*Your goal*
Give the lines below again exactly, starting with the line that holds "Answer: 1/69371 ≈ 1.4415e-5" and going on through the line that holds "Answer: 8*I*√21 ≈ 36.661*I".

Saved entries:
____________
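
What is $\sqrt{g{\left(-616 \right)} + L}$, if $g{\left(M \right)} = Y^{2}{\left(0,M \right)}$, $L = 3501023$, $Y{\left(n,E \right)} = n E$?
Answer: $\sqrt{3501023} \approx 1871.1$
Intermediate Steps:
$Y{\left(n,E \right)} = E n$
$g{\left(M \right)} = 0$ ($g{\left(M \right)} = \left(M 0\right)^{2} = 0^{2} = 0$)
$\sqrt{g{\left(-616 \right)} + L} = \sqrt{0 + 3501023} = \sqrt{3501023}$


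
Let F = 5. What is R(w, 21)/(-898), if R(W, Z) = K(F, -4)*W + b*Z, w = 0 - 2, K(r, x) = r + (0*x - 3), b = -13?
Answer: 277/898 ≈ 0.30846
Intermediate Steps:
K(r, x) = -3 + r (K(r, x) = r + (0 - 3) = r - 3 = -3 + r)
w = -2
R(W, Z) = -13*Z + 2*W (R(W, Z) = (-3 + 5)*W - 13*Z = 2*W - 13*Z = -13*Z + 2*W)
R(w, 21)/(-898) = (-13*21 + 2*(-2))/(-898) = (-273 - 4)*(-1/898) = -277*(-1/898) = 277/898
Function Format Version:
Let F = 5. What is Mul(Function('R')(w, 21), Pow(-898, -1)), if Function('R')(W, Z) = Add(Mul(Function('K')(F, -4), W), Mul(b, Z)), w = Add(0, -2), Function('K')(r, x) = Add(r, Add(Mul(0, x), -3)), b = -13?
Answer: Rational(277, 898) ≈ 0.30846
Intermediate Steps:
Function('K')(r, x) = Add(-3, r) (Function('K')(r, x) = Add(r, Add(0, -3)) = Add(r, -3) = Add(-3, r))
w = -2
Function('R')(W, Z) = Add(Mul(-13, Z), Mul(2, W)) (Function('R')(W, Z) = Add(Mul(Add(-3, 5), W), Mul(-13, Z)) = Add(Mul(2, W), Mul(-13, Z)) = Add(Mul(-13, Z), Mul(2, W)))
Mul(Function('R')(w, 21), Pow(-898, -1)) = Mul(Add(Mul(-13, 21), Mul(2, -2)), Pow(-898, -1)) = Mul(Add(-273, -4), Rational(-1, 898)) = Mul(-277, Rational(-1, 898)) = Rational(277, 898)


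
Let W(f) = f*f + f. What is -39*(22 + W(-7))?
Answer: -2496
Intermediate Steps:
W(f) = f + f² (W(f) = f² + f = f + f²)
-39*(22 + W(-7)) = -39*(22 - 7*(1 - 7)) = -39*(22 - 7*(-6)) = -39*(22 + 42) = -39*64 = -2496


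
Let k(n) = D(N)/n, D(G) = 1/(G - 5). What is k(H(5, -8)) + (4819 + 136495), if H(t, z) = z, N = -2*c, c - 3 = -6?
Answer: 1130511/8 ≈ 1.4131e+5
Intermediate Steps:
c = -3 (c = 3 - 6 = -3)
N = 6 (N = -2*(-3) = 6)
D(G) = 1/(-5 + G)
k(n) = 1/n (k(n) = 1/((-5 + 6)*n) = 1/(1*n) = 1/n)
k(H(5, -8)) + (4819 + 136495) = 1/(-8) + (4819 + 136495) = -⅛ + 141314 = 1130511/8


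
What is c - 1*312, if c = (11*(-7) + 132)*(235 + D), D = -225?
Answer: 238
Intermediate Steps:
c = 550 (c = (11*(-7) + 132)*(235 - 225) = (-77 + 132)*10 = 55*10 = 550)
c - 1*312 = 550 - 1*312 = 550 - 312 = 238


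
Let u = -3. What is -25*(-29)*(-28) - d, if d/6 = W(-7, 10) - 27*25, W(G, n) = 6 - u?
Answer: -16304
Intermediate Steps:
W(G, n) = 9 (W(G, n) = 6 - 1*(-3) = 6 + 3 = 9)
d = -3996 (d = 6*(9 - 27*25) = 6*(9 - 675) = 6*(-666) = -3996)
-25*(-29)*(-28) - d = -25*(-29)*(-28) - 1*(-3996) = 725*(-28) + 3996 = -20300 + 3996 = -16304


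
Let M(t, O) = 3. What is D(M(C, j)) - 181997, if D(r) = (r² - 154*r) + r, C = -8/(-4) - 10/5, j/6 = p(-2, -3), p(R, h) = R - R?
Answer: -182447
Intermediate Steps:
p(R, h) = 0
j = 0 (j = 6*0 = 0)
C = 0 (C = -8*(-¼) - 10*⅕ = 2 - 2 = 0)
D(r) = r² - 153*r
D(M(C, j)) - 181997 = 3*(-153 + 3) - 181997 = 3*(-150) - 181997 = -450 - 181997 = -182447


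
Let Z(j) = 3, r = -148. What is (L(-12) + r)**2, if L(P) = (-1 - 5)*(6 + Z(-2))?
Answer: 40804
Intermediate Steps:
L(P) = -54 (L(P) = (-1 - 5)*(6 + 3) = -6*9 = -54)
(L(-12) + r)**2 = (-54 - 148)**2 = (-202)**2 = 40804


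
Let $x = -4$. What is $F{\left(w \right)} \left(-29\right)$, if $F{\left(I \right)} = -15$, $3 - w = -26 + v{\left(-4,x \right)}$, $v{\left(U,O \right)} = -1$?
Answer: $435$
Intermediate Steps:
$w = 30$ ($w = 3 - \left(-26 - 1\right) = 3 - -27 = 3 + 27 = 30$)
$F{\left(w \right)} \left(-29\right) = \left(-15\right) \left(-29\right) = 435$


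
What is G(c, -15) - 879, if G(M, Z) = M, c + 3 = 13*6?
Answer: -804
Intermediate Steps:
c = 75 (c = -3 + 13*6 = -3 + 78 = 75)
G(c, -15) - 879 = 75 - 879 = -804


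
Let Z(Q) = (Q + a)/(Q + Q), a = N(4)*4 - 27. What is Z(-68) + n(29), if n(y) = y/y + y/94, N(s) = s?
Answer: 12077/6392 ≈ 1.8894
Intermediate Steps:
n(y) = 1 + y/94 (n(y) = 1 + y*(1/94) = 1 + y/94)
a = -11 (a = 4*4 - 27 = 16 - 27 = -11)
Z(Q) = (-11 + Q)/(2*Q) (Z(Q) = (Q - 11)/(Q + Q) = (-11 + Q)/((2*Q)) = (-11 + Q)*(1/(2*Q)) = (-11 + Q)/(2*Q))
Z(-68) + n(29) = (½)*(-11 - 68)/(-68) + (1 + (1/94)*29) = (½)*(-1/68)*(-79) + (1 + 29/94) = 79/136 + 123/94 = 12077/6392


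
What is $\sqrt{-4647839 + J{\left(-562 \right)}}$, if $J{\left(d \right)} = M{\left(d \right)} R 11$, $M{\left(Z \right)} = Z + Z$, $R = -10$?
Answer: $i \sqrt{4524199} \approx 2127.0 i$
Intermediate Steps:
$M{\left(Z \right)} = 2 Z$
$J{\left(d \right)} = - 220 d$ ($J{\left(d \right)} = 2 d \left(-10\right) 11 = - 20 d 11 = - 220 d$)
$\sqrt{-4647839 + J{\left(-562 \right)}} = \sqrt{-4647839 - -123640} = \sqrt{-4647839 + 123640} = \sqrt{-4524199} = i \sqrt{4524199}$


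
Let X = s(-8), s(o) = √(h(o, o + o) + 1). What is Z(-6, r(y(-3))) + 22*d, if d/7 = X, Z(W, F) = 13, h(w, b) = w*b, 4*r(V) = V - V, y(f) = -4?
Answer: 13 + 154*√129 ≈ 1762.1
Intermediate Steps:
r(V) = 0 (r(V) = (V - V)/4 = (¼)*0 = 0)
h(w, b) = b*w
s(o) = √(1 + 2*o²) (s(o) = √((o + o)*o + 1) = √((2*o)*o + 1) = √(2*o² + 1) = √(1 + 2*o²))
X = √129 (X = √(1 + 2*(-8)²) = √(1 + 2*64) = √(1 + 128) = √129 ≈ 11.358)
d = 7*√129 ≈ 79.505
Z(-6, r(y(-3))) + 22*d = 13 + 22*(7*√129) = 13 + 154*√129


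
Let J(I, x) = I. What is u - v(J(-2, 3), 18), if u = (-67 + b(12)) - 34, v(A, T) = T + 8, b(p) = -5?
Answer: -132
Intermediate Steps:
v(A, T) = 8 + T
u = -106 (u = (-67 - 5) - 34 = -72 - 34 = -106)
u - v(J(-2, 3), 18) = -106 - (8 + 18) = -106 - 1*26 = -106 - 26 = -132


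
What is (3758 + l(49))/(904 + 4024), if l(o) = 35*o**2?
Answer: 87793/4928 ≈ 17.815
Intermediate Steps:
(3758 + l(49))/(904 + 4024) = (3758 + 35*49**2)/(904 + 4024) = (3758 + 35*2401)/4928 = (3758 + 84035)*(1/4928) = 87793*(1/4928) = 87793/4928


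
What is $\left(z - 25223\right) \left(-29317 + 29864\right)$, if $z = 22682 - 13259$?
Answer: $-8642600$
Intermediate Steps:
$z = 9423$ ($z = 22682 - 13259 = 9423$)
$\left(z - 25223\right) \left(-29317 + 29864\right) = \left(9423 - 25223\right) \left(-29317 + 29864\right) = \left(-15800\right) 547 = -8642600$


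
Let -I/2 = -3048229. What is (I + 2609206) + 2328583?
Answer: 11034247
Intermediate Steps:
I = 6096458 (I = -2*(-3048229) = 6096458)
(I + 2609206) + 2328583 = (6096458 + 2609206) + 2328583 = 8705664 + 2328583 = 11034247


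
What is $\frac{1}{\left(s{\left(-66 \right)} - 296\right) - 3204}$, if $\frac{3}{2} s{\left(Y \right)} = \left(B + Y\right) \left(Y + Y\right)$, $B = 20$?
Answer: $\frac{1}{548} \approx 0.0018248$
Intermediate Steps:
$s{\left(Y \right)} = \frac{4 Y \left(20 + Y\right)}{3}$ ($s{\left(Y \right)} = \frac{2 \left(20 + Y\right) \left(Y + Y\right)}{3} = \frac{2 \left(20 + Y\right) 2 Y}{3} = \frac{2 \cdot 2 Y \left(20 + Y\right)}{3} = \frac{4 Y \left(20 + Y\right)}{3}$)
$\frac{1}{\left(s{\left(-66 \right)} - 296\right) - 3204} = \frac{1}{\left(\frac{4}{3} \left(-66\right) \left(20 - 66\right) - 296\right) - 3204} = \frac{1}{\left(\frac{4}{3} \left(-66\right) \left(-46\right) - 296\right) - 3204} = \frac{1}{\left(4048 - 296\right) - 3204} = \frac{1}{3752 - 3204} = \frac{1}{548}$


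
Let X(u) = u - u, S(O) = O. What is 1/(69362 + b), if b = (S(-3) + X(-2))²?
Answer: 1/69371 ≈ 1.4415e-5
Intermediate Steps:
X(u) = 0
b = 9 (b = (-3 + 0)² = (-3)² = 9)
1/(69362 + b) = 1/(69362 + 9) = 1/69371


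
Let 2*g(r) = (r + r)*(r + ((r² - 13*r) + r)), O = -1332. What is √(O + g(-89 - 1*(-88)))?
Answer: 8*I*√21 ≈ 36.661*I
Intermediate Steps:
g(r) = r*(r² - 11*r) (g(r) = ((r + r)*(r + ((r² - 13*r) + r)))/2 = ((2*r)*(r + (r² - 12*r)))/2 = ((2*r)*(r² - 11*r))/2 = (2*r*(r² - 11*r))/2 = r*(r² - 11*r))
√(O + g(-89 - 1*(-88))) = √(-1332 + (-89 - 1*(-88))²*(-11 + (-89 - 1*(-88)))) = √(-1332 + (-89 + 88)²*(-11 + (-89 + 88))) = √(-1332 + (-1)²*(-11 - 1)) = √(-1332 + 1*(-12)) = √(-1332 - 12) = √(-1344) = 8*I*√21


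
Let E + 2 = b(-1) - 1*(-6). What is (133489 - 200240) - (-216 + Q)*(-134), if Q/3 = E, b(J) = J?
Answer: -94489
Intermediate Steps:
E = 3 (E = -2 + (-1 - 1*(-6)) = -2 + (-1 + 6) = -2 + 5 = 3)
Q = 9 (Q = 3*3 = 9)
(133489 - 200240) - (-216 + Q)*(-134) = (133489 - 200240) - (-216 + 9)*(-134) = -66751 - (-207)*(-134) = -66751 - 1*27738 = -66751 - 27738 = -94489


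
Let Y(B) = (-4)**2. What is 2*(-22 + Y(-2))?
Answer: -12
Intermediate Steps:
Y(B) = 16
2*(-22 + Y(-2)) = 2*(-22 + 16) = 2*(-6) = -12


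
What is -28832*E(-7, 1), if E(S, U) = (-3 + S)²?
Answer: -2883200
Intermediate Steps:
-28832*E(-7, 1) = -28832*(-3 - 7)² = -28832*(-10)² = -28832*100 = -2883200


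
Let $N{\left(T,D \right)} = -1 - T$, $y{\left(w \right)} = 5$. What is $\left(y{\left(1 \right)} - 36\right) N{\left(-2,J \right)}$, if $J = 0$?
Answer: $-31$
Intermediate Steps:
$\left(y{\left(1 \right)} - 36\right) N{\left(-2,J \right)} = \left(5 - 36\right) \left(-1 - -2\right) = - 31 \left(-1 + 2\right) = \left(-31\right) 1 = -31$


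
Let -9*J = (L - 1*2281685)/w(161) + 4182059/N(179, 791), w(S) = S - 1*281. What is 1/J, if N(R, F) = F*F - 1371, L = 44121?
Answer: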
____________
*Solution*
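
Answer: 1/69371 ≈ 1.4415e-5
Intermediate Steps:
X(u) = 0
b = 9 (b = (-3 + 0)² = (-3)² = 9)
1/(69362 + b) = 1/(69362 + 9) = 1/69371


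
Let 2*g(r) = (r + r)*(r + ((r² - 13*r) + r)), O = -1332. What is √(O + g(-89 - 1*(-88)))?
Answer: 8*I*√21 ≈ 36.661*I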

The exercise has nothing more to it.